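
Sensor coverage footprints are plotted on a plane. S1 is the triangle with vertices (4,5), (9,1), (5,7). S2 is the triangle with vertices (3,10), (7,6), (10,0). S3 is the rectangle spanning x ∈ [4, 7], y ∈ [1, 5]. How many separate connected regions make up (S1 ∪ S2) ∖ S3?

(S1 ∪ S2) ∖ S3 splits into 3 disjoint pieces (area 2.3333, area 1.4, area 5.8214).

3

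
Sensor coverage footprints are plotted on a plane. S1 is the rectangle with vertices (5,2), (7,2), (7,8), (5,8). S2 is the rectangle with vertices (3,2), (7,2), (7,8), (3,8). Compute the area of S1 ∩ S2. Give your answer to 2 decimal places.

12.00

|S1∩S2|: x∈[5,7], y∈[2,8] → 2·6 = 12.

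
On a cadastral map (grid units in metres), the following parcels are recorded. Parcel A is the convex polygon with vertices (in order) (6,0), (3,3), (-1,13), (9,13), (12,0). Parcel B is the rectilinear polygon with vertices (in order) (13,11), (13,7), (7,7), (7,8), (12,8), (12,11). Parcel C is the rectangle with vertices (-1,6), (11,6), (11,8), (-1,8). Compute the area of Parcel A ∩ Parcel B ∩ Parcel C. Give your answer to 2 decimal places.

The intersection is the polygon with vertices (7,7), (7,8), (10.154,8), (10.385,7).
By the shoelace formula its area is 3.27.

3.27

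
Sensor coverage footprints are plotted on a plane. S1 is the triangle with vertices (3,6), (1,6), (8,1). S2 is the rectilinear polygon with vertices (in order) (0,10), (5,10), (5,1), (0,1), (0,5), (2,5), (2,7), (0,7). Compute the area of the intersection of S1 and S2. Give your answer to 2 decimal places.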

Instructions for the task: Please write out every line of the data exactly.

Answer box:
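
Sensor coverage footprints are plotted on a plane. S1 is the triangle with vertices (4,5), (9,1), (5,7). S2 is the triangle with vertices (3,10), (7,6), (10,0). S3 is the rectangle spanning x ∈ [4, 7], y ∈ [1, 5]. How many separate connected regions make up (S1 ∪ S2) ∖ S3?

(S1 ∪ S2) ∖ S3 splits into 3 disjoint pieces (area 2.3333, area 1.4, area 5.8214).

3

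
Sensor coverage footprints are plotted on a plane. S1 is the rectangle with vertices (5,2), (7,2), (7,8), (5,8). S2 is the rectangle with vertices (3,2), (7,2), (7,8), (3,8). Compute the area of S1 ∩ S2. Give your answer to 2 decimal places.

12.00

|S1∩S2|: x∈[5,7], y∈[2,8] → 2·6 = 12.

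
On a cadastral map (grid units in metres), the following parcels are recorded. Parcel A is the convex polygon with vertices (in order) (6,0), (3,3), (-1,13), (9,13), (12,0). Parcel B is the rectilinear polygon with vertices (in order) (13,11), (13,7), (7,7), (7,8), (12,8), (12,11). Parcel C is the rectangle with vertices (-1,6), (11,6), (11,8), (-1,8). Compute the area of Parcel A ∩ Parcel B ∩ Parcel C. Give your answer to 2 decimal places.

The intersection is the polygon with vertices (7,7), (7,8), (10.154,8), (10.385,7).
By the shoelace formula its area is 3.27.

3.27

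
Sensor coverage footprints are plotted on a plane. S1 is the triangle with vertices (3,6), (1,6), (8,1). S2 is the rectilinear polygon with vertices (in order) (0,10), (5,10), (5,1), (0,1), (0,5), (2,5), (2,7), (0,7). Compute the area of the intersection of S1 and S2. Give your answer to 2 decimal places.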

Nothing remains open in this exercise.